[Collected data]
····················

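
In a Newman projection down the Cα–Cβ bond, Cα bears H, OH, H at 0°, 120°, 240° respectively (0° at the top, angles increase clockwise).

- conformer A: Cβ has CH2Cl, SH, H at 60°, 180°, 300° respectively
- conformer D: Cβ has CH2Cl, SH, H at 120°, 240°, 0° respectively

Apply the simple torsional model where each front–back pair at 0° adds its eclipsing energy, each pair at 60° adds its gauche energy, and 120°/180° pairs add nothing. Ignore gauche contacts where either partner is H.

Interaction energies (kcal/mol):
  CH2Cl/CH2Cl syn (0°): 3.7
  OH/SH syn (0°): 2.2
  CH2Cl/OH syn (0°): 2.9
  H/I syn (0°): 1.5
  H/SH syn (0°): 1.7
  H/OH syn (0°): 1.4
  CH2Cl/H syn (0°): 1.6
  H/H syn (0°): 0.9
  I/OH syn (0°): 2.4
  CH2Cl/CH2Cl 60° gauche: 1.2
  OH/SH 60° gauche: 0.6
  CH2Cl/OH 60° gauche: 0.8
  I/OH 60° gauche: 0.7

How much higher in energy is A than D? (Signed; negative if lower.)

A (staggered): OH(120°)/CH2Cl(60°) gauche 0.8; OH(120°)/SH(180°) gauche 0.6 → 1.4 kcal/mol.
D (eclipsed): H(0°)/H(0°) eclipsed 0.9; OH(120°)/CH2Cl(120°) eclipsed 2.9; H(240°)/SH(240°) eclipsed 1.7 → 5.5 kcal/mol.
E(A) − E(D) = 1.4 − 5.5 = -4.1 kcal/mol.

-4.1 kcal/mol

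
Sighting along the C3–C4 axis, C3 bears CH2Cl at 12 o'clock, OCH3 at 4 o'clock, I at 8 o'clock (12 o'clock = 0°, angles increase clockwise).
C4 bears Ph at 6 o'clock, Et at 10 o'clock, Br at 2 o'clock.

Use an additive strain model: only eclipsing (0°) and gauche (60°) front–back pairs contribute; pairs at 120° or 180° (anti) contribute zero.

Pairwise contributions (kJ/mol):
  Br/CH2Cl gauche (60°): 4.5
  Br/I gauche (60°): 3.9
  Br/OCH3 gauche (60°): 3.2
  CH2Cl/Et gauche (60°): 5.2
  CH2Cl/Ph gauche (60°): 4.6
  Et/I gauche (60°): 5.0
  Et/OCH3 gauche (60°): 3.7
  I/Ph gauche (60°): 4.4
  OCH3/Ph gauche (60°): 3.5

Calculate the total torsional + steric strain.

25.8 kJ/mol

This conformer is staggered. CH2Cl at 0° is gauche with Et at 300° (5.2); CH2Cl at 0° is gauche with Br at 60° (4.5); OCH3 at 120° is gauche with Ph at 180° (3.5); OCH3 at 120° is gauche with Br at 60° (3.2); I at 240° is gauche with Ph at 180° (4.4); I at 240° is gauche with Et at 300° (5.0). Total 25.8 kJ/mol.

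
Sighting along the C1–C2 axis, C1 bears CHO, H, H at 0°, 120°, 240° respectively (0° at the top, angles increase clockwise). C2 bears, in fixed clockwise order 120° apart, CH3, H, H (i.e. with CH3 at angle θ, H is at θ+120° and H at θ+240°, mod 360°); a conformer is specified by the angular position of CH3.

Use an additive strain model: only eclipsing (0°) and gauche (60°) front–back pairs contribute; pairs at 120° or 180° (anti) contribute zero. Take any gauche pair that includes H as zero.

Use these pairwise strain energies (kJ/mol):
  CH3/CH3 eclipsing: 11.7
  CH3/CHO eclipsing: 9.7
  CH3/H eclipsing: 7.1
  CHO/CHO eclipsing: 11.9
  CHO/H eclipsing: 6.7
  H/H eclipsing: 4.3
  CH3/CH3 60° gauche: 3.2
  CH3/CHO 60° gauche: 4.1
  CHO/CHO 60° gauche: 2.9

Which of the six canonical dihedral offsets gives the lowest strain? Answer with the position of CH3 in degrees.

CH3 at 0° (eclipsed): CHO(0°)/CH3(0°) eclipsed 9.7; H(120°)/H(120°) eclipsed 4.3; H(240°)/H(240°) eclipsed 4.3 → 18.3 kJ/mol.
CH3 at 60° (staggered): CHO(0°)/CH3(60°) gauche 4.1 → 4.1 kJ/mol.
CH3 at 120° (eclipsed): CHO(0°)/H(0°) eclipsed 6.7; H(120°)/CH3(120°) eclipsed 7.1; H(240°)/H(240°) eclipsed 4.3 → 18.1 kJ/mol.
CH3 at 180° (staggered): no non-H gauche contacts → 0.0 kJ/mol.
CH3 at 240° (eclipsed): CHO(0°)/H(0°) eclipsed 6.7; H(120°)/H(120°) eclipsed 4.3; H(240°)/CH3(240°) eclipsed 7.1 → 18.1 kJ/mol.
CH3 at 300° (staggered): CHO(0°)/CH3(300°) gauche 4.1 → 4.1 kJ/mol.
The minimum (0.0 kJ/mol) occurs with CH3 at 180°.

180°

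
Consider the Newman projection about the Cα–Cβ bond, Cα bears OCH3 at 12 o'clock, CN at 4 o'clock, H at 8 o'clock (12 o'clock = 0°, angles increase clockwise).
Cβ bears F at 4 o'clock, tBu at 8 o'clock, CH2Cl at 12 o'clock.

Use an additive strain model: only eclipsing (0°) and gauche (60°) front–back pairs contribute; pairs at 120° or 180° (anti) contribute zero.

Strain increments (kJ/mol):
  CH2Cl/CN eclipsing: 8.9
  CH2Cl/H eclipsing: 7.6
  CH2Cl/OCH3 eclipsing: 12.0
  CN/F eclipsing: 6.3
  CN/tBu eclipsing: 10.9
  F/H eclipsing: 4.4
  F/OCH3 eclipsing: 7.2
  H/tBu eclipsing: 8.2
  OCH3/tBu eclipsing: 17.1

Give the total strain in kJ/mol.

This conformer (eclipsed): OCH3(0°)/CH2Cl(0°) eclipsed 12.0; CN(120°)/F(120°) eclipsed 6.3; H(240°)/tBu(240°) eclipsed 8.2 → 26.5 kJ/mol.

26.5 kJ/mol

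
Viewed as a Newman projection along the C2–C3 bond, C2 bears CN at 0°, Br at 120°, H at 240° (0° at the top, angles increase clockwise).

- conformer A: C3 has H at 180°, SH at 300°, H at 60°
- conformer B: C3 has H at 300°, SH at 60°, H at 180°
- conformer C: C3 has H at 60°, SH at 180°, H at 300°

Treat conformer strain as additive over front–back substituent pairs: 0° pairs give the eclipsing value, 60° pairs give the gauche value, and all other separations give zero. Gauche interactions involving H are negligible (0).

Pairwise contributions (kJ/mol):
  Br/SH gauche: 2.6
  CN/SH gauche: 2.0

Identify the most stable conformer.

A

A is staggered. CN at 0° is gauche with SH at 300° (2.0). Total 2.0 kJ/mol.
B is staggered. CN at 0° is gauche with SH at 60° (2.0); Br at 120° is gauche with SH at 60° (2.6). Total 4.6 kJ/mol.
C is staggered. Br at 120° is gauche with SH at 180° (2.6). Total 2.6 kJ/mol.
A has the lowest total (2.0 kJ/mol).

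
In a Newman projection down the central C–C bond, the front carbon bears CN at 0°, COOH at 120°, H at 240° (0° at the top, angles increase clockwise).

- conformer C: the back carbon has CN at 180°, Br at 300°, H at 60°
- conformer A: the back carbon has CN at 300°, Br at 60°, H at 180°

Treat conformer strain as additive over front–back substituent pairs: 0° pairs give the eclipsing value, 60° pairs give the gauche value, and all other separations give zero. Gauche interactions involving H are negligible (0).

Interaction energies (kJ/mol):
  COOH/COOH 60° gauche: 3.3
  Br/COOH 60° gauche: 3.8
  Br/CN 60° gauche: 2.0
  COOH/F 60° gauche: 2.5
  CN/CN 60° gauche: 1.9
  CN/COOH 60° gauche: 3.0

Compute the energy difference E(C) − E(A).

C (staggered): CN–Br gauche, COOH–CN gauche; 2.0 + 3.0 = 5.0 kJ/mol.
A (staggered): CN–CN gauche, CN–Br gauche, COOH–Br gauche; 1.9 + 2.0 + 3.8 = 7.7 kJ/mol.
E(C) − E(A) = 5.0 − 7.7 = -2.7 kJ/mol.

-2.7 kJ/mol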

····················

— What is expected —
Filter the entries down to the lines that include the string "carbon".

— Output —
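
In a Newman projection down the central C–C bond, the front carbon bears CN at 0°, COOH at 120°, H at 240° (0° at the top, angles increase clockwise).
- conformer C: the back carbon has CN at 180°, Br at 300°, H at 60°
- conformer A: the back carbon has CN at 300°, Br at 60°, H at 180°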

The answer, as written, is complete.